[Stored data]
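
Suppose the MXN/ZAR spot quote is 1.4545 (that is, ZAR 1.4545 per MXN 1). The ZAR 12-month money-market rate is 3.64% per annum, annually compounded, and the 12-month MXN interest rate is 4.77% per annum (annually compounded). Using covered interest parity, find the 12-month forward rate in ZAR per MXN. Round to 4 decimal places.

T = 1 year.
ZAR growth factor: (1 + 0.0364)^1 = 1.036400.
MXN accumulates by (1 + 0.0477)^1 = 1.047700.
So F = 1.4545 × 1.036400 / 1.047700 = 1.438812 (ZAR/MXN).

1.4388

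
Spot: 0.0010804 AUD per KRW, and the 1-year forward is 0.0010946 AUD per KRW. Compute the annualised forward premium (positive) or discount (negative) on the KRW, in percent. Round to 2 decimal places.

+1.31%

T = 1 year.
Period premium: (0.0010946 − 0.0010804)/0.0010804 = 0.0131433.
Annualise by dividing by T: 0.0131433 / 1 = 0.013143 → 1.31%.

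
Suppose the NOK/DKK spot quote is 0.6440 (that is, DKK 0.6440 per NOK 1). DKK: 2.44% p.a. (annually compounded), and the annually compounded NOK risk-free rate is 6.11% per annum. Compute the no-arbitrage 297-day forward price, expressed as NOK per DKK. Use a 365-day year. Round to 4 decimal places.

T = 297/365 years.
Growth of 1 DKK over T: (1 + 0.0244)^(297/365) = 1.0198096.
Growth of 1 NOK over T: (1 + 0.0611)^(297/365) = 1.0494406.
So F = 0.644 × 1.0198096 / 1.0494406 = 0.6258166 (DKK/NOK).
Invert for NOK per DKK: 1 / 0.6258166 = 1.5979.

1.5979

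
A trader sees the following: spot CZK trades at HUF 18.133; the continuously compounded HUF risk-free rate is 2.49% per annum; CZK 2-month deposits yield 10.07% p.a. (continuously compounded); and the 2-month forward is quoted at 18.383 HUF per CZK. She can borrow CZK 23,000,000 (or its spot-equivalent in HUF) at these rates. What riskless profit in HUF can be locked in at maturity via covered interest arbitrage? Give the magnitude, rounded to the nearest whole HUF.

T = 2/12 years.
Keep in CZK, deliver into the forward: 23,000,000·1.01692496471·18.383 = HUF 429,965,027.40.
Swap to HUF now, deposit: 23,000,000·18.133·1.00415862317 = HUF 418,793,391.22.
The quoted forward overvalues CZK, so borrow HUF, buy CZK at spot, deposit the CZK at 10.07%, and sell the proceeds forward at 18.383.
Arbitrage profit = |429,965,027.40 − 418,793,391.22| = HUF 11,171,636.

HUF 11,171,636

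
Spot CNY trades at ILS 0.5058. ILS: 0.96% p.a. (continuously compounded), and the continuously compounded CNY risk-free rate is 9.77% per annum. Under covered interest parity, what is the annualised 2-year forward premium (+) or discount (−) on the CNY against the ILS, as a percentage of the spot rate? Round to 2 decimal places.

T = 2 years.
CIP forward (ILS per CNY) = 0.5058 × 1.0193855/1.2157972 = 0.4240882.
Annualised premium = (F − S)/S × (1/T) = (0.4240882 − 0.5058)/0.5058 ÷ 2 = -8.08%.

-8.08%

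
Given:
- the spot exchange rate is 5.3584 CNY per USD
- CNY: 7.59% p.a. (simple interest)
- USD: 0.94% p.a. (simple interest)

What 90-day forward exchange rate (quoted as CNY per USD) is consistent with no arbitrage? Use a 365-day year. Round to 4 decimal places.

T = 90/365 years.
CNY accumulates by 1 + 0.0759×90/365 = 1.0187151.
Growth of 1 USD over T: 1 + 0.0094×90/365 = 1.0023178.
So F = 5.3584 × 1.0187151 / 1.0023178 = 5.446060 (CNY/USD).

5.4461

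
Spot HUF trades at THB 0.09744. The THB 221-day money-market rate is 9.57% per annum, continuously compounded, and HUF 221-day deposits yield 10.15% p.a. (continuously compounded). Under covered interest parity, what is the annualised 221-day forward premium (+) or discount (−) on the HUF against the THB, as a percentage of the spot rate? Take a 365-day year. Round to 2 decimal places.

-0.58%

T = 221/365 years.
No-arbitrage forward: 0.09744 × 1.0596561 / 1.0633839 = 0.09709841 THB/HUF.
Annualised premium = (F − S)/S × (1/T) = (0.09709841 − 0.09744)/0.09744 ÷ (221/365) = -0.58%.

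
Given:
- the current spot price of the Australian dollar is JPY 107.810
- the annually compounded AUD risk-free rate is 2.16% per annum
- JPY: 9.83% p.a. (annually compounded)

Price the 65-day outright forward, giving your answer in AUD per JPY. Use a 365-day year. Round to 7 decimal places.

T = 65/365 years.
Growth of 1 JPY over T: (1 + 0.0983)^(65/365) = 1.0168378.
AUD growth factor: (1 + 0.0216)^(65/365) = 1.0038129.
So F = 107.81 × 1.0168378 / 1.0038129 = 109.2089 (JPY/AUD).
Quoted the other way: 1/109.2089 = 0.0091568 AUD per JPY.

0.0091568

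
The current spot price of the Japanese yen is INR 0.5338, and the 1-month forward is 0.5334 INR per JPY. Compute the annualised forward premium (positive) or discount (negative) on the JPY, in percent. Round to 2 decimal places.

T = 1/12 years.
JPY trades forward at -0.07493% vs spot over the period.
Annualise by dividing by T: -0.0007493 / (1/12) = -0.008992 → -0.90%.

-0.90%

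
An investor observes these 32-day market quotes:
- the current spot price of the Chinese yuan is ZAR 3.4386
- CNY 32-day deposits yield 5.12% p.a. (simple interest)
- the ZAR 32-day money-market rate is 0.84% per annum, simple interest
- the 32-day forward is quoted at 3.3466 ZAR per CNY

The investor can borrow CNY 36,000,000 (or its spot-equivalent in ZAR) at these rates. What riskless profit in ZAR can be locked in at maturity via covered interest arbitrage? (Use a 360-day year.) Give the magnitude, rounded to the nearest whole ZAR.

T = 32/360 years.
Route A — deposit CNY, sell forward: 36,000,000 × 1.00455111111 × 3.3466 = ZAR 121,025,906.94.
Route B — convert at spot, deposit ZAR: 36,000,000 × 3.4386 × 1.00074666667 = ZAR 123,882,029.57.
The quoted forward undervalues CNY, so borrow CNY, convert to ZAR at spot, deposit the ZAR at 0.84%, and buy CNY forward at 3.3466 to cover the loan.
Profit = 123,882,029.57 − 121,025,906.94 = ZAR 2,856,123.

ZAR 2,856,123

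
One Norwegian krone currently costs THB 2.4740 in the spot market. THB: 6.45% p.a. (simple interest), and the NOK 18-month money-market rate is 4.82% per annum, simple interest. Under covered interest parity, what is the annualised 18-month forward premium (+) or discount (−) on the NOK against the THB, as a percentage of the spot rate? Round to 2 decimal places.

+1.52%

T = 18/12 years.
F = S · g_THB/g_NOK = 2.474 × 1.096750/1.072300 = 2.5304108.
Annualised premium = (F − S)/S × (1/T) = (2.5304108 − 2.474)/2.474 ÷ (18/12) = 1.52%.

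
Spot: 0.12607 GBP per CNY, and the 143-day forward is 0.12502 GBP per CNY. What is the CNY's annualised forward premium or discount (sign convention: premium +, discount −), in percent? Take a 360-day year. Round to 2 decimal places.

-2.10%

T = 143/360 years.
(F − S)/S = (0.12502 − 0.12607)/0.12607 = -0.0083287.
Per annum: -0.0083287 / (143/360) = -0.020967 = -2.10%.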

Task to carry out ::
Nothing should be dropped. Retype each line above as it is.

Solution below ::
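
Suppose the MXN/ZAR spot quote is 1.4545 (that is, ZAR 1.4545 per MXN 1). The ZAR 12-month money-market rate is 3.64% per annum, annually compounded, and the 12-month MXN interest rate is 4.77% per annum (annually compounded). Using covered interest parity, find the 12-month forward rate in ZAR per MXN. Round to 4 decimal places.

T = 1 year.
ZAR growth factor: (1 + 0.0364)^1 = 1.036400.
MXN accumulates by (1 + 0.0477)^1 = 1.047700.
So F = 1.4545 × 1.036400 / 1.047700 = 1.438812 (ZAR/MXN).

1.4388

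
Spot: 0.0010804 AUD per KRW, and the 1-year forward is 0.0010946 AUD per KRW. Compute the annualised forward premium (positive) or discount (negative) on the KRW, in percent. Round to 2 decimal places.

+1.31%

T = 1 year.
Period premium: (0.0010946 − 0.0010804)/0.0010804 = 0.0131433.
Annualise by dividing by T: 0.0131433 / 1 = 0.013143 → 1.31%.

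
Suppose the NOK/DKK spot quote is 0.6440 (that is, DKK 0.6440 per NOK 1). DKK: 2.44% p.a. (annually compounded), and the annually compounded NOK risk-free rate is 6.11% per annum. Compute the no-arbitrage 297-day forward price, expressed as NOK per DKK. Use a 365-day year. Round to 4 decimal places.

T = 297/365 years.
Growth of 1 DKK over T: (1 + 0.0244)^(297/365) = 1.0198096.
Growth of 1 NOK over T: (1 + 0.0611)^(297/365) = 1.0494406.
So F = 0.644 × 1.0198096 / 1.0494406 = 0.6258166 (DKK/NOK).
Invert for NOK per DKK: 1 / 0.6258166 = 1.5979.

1.5979

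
A trader sees the following: spot CZK trades at HUF 18.133; the continuously compounded HUF risk-free rate is 2.49% per annum; CZK 2-month deposits yield 10.07% p.a. (continuously compounded); and the 2-month forward is quoted at 18.383 HUF per CZK. She can borrow CZK 23,000,000 (or its spot-equivalent in HUF) at these rates. What riskless profit in HUF can be locked in at maturity via covered interest arbitrage? Give the magnitude, rounded to the nearest whole HUF.

T = 2/12 years.
Keep in CZK, deliver into the forward: 23,000,000·1.01692496471·18.383 = HUF 429,965,027.40.
Swap to HUF now, deposit: 23,000,000·18.133·1.00415862317 = HUF 418,793,391.22.
The quoted forward overvalues CZK, so borrow HUF, buy CZK at spot, deposit the CZK at 10.07%, and sell the proceeds forward at 18.383.
Arbitrage profit = |429,965,027.40 − 418,793,391.22| = HUF 11,171,636.

HUF 11,171,636

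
Spot CNY trades at ILS 0.5058. ILS: 0.96% p.a. (continuously compounded), and the continuously compounded CNY risk-free rate is 9.77% per annum. Under covered interest parity, what is the annualised 2-year forward premium (+) or discount (−) on the CNY against the ILS, as a percentage of the spot rate? Round to 2 decimal places.

T = 2 years.
CIP forward (ILS per CNY) = 0.5058 × 1.0193855/1.2157972 = 0.4240882.
Annualised premium = (F − S)/S × (1/T) = (0.4240882 − 0.5058)/0.5058 ÷ 2 = -8.08%.

-8.08%

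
Given:
- the spot exchange rate is 5.3584 CNY per USD
- CNY: 7.59% p.a. (simple interest)
- USD: 0.94% p.a. (simple interest)

What 90-day forward exchange rate (quoted as CNY per USD) is consistent with no arbitrage? Use a 365-day year. Round to 4 decimal places.

T = 90/365 years.
CNY accumulates by 1 + 0.0759×90/365 = 1.0187151.
Growth of 1 USD over T: 1 + 0.0094×90/365 = 1.0023178.
So F = 5.3584 × 1.0187151 / 1.0023178 = 5.446060 (CNY/USD).

5.4461

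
Spot HUF trades at THB 0.09744. The THB 221-day money-market rate is 9.57% per annum, continuously compounded, and HUF 221-day deposits yield 10.15% p.a. (continuously compounded). Under covered interest parity, what is the annualised 221-day forward premium (+) or discount (−) on the HUF against the THB, as a percentage of the spot rate? Take a 365-day year. Round to 2 decimal places.

-0.58%

T = 221/365 years.
No-arbitrage forward: 0.09744 × 1.0596561 / 1.0633839 = 0.09709841 THB/HUF.
Annualised premium = (F − S)/S × (1/T) = (0.09709841 − 0.09744)/0.09744 ÷ (221/365) = -0.58%.

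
Given:
- the current spot price of the Australian dollar is JPY 107.810
- the annually compounded AUD risk-free rate is 2.16% per annum
- JPY: 9.83% p.a. (annually compounded)

Price the 65-day outright forward, giving your answer in AUD per JPY. Use a 365-day year. Round to 7 decimal places.

T = 65/365 years.
Growth of 1 JPY over T: (1 + 0.0983)^(65/365) = 1.0168378.
AUD growth factor: (1 + 0.0216)^(65/365) = 1.0038129.
So F = 107.81 × 1.0168378 / 1.0038129 = 109.2089 (JPY/AUD).
Quoted the other way: 1/109.2089 = 0.0091568 AUD per JPY.

0.0091568

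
The current spot price of the Japanese yen is INR 0.5338, and the 1-month forward is 0.5334 INR per JPY. Compute the annualised forward premium (positive) or discount (negative) on the JPY, in percent. Round to 2 decimal places.

T = 1/12 years.
JPY trades forward at -0.07493% vs spot over the period.
Annualise by dividing by T: -0.0007493 / (1/12) = -0.008992 → -0.90%.

-0.90%

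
An investor observes these 32-day market quotes:
- the current spot price of the Chinese yuan is ZAR 3.4386
- CNY 32-day deposits yield 5.12% p.a. (simple interest)
- the ZAR 32-day money-market rate is 0.84% per annum, simple interest
- the 32-day forward is quoted at 3.3466 ZAR per CNY

The investor can borrow CNY 36,000,000 (or its spot-equivalent in ZAR) at these rates. What riskless profit in ZAR can be locked in at maturity via covered interest arbitrage? (Use a 360-day year.) Give the magnitude, rounded to the nearest whole ZAR.

T = 32/360 years.
Route A — deposit CNY, sell forward: 36,000,000 × 1.00455111111 × 3.3466 = ZAR 121,025,906.94.
Route B — convert at spot, deposit ZAR: 36,000,000 × 3.4386 × 1.00074666667 = ZAR 123,882,029.57.
The quoted forward undervalues CNY, so borrow CNY, convert to ZAR at spot, deposit the ZAR at 0.84%, and buy CNY forward at 3.3466 to cover the loan.
Profit = 123,882,029.57 − 121,025,906.94 = ZAR 2,856,123.

ZAR 2,856,123

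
One Norwegian krone currently costs THB 2.4740 in the spot market. THB: 6.45% p.a. (simple interest), and the NOK 18-month money-market rate is 4.82% per annum, simple interest. Under covered interest parity, what is the annualised 18-month forward premium (+) or discount (−) on the NOK against the THB, as a percentage of the spot rate? Round to 2 decimal places.

+1.52%

T = 18/12 years.
F = S · g_THB/g_NOK = 2.474 × 1.096750/1.072300 = 2.5304108.
Annualised premium = (F − S)/S × (1/T) = (2.5304108 − 2.474)/2.474 ÷ (18/12) = 1.52%.

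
Spot: 0.12607 GBP per CNY, and the 143-day forward is 0.12502 GBP per CNY. What is the CNY's annualised forward premium or discount (sign convention: premium +, discount −), in percent? Take a 360-day year. Round to 2 decimal places.

-2.10%

T = 143/360 years.
(F − S)/S = (0.12502 − 0.12607)/0.12607 = -0.0083287.
Per annum: -0.0083287 / (143/360) = -0.020967 = -2.10%.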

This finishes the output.